**Your instructions**
In the records below, find every line that contains "faculties" and list it.

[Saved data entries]
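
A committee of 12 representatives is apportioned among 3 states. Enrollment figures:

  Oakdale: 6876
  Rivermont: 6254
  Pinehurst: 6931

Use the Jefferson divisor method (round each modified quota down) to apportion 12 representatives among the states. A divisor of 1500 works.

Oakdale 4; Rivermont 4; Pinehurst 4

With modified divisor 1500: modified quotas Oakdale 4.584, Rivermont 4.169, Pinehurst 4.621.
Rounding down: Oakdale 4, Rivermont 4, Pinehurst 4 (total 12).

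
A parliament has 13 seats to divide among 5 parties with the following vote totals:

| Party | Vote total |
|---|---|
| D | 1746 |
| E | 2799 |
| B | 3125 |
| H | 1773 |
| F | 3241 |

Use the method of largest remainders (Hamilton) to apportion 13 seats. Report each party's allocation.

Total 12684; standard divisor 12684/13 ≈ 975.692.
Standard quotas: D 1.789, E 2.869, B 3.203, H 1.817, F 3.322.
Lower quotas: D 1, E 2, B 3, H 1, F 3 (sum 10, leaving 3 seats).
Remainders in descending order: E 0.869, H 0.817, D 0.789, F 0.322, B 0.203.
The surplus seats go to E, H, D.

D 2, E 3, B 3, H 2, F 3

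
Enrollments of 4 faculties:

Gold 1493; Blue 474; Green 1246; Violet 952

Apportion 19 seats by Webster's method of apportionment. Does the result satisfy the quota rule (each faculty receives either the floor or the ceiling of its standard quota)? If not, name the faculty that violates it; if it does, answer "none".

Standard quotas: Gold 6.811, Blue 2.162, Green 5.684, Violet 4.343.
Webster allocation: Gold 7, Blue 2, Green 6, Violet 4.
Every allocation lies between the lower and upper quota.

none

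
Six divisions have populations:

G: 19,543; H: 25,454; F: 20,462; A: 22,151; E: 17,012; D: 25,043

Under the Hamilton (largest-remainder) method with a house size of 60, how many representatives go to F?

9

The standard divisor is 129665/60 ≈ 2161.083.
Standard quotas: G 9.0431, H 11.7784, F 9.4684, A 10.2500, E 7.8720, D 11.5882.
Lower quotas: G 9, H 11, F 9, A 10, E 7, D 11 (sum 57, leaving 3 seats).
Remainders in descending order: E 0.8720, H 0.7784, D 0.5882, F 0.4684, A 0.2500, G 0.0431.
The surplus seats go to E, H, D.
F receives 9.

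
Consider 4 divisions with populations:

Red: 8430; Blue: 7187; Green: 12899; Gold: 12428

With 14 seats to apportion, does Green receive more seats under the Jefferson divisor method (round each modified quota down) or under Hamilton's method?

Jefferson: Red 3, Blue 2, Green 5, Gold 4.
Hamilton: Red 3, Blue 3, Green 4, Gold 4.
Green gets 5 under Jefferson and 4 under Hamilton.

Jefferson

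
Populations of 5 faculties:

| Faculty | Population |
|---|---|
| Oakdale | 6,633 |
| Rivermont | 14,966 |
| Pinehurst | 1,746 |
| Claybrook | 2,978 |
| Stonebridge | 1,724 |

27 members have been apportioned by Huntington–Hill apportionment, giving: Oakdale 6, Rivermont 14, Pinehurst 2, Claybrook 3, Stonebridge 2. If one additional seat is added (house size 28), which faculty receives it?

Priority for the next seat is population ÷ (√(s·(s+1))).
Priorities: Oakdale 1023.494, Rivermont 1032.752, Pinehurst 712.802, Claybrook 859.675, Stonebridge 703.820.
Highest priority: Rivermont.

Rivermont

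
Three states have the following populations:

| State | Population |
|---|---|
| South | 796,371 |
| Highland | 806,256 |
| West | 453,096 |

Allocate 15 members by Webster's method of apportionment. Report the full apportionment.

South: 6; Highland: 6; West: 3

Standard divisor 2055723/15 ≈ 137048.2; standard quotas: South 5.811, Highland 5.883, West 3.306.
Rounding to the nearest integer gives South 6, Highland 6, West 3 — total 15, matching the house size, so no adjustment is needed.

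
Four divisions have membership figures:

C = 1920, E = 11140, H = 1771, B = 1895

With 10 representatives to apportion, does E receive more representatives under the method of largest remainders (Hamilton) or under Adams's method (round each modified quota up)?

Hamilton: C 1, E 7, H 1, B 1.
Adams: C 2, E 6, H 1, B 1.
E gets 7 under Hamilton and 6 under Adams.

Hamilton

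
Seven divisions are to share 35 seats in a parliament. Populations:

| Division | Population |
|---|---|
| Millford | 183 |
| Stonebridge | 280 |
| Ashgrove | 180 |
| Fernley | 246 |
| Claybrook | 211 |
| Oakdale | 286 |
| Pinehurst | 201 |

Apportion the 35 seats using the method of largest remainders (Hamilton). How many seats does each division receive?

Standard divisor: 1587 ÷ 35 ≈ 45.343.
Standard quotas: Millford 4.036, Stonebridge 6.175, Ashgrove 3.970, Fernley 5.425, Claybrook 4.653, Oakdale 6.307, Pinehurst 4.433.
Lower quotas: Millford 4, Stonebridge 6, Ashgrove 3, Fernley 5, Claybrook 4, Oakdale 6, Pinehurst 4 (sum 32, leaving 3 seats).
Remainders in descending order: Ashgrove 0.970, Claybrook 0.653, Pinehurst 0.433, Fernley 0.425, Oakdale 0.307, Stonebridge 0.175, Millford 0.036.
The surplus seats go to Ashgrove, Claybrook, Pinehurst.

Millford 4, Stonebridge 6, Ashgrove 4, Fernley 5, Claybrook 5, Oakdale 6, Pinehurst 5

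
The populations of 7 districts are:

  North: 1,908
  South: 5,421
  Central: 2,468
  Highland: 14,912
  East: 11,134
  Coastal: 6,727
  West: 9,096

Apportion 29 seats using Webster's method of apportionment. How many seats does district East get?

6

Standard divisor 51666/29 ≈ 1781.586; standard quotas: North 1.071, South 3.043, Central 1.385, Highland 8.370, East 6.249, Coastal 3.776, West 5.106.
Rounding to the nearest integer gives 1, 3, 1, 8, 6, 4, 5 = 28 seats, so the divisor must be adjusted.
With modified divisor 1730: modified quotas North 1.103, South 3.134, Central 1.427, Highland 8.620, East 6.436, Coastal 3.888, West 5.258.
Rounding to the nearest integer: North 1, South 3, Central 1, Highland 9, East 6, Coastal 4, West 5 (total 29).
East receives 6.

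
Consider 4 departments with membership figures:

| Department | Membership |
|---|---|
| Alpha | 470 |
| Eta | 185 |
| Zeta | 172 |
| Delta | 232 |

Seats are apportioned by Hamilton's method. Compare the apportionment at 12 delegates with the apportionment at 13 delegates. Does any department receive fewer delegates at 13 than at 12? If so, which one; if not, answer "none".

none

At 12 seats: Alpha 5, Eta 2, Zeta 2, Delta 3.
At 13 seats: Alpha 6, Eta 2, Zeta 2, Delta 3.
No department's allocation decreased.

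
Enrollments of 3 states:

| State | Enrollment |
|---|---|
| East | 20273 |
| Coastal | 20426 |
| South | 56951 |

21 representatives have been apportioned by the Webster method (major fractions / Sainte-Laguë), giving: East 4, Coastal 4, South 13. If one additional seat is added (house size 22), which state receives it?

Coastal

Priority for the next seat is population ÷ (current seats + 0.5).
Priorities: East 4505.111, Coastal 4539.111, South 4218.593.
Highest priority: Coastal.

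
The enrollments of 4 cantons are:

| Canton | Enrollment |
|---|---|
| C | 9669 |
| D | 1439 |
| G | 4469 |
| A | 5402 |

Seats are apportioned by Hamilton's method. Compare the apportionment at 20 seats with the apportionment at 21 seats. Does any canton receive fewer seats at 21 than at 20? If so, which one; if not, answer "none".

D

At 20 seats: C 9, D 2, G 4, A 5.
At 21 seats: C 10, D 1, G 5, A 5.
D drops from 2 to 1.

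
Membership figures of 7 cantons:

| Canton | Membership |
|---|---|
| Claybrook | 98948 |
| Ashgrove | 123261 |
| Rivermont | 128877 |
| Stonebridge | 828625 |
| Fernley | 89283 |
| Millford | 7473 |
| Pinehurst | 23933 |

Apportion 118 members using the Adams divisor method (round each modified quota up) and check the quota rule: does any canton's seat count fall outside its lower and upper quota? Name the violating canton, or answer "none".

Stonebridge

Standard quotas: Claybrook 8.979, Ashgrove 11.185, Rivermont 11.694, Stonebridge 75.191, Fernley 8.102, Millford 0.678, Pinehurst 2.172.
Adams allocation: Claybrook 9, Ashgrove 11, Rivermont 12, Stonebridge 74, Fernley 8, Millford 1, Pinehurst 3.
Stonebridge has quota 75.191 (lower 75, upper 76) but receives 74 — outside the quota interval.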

**Answer to the problem**
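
Enrollments of 4 faculties:
Populations of 5 faculties: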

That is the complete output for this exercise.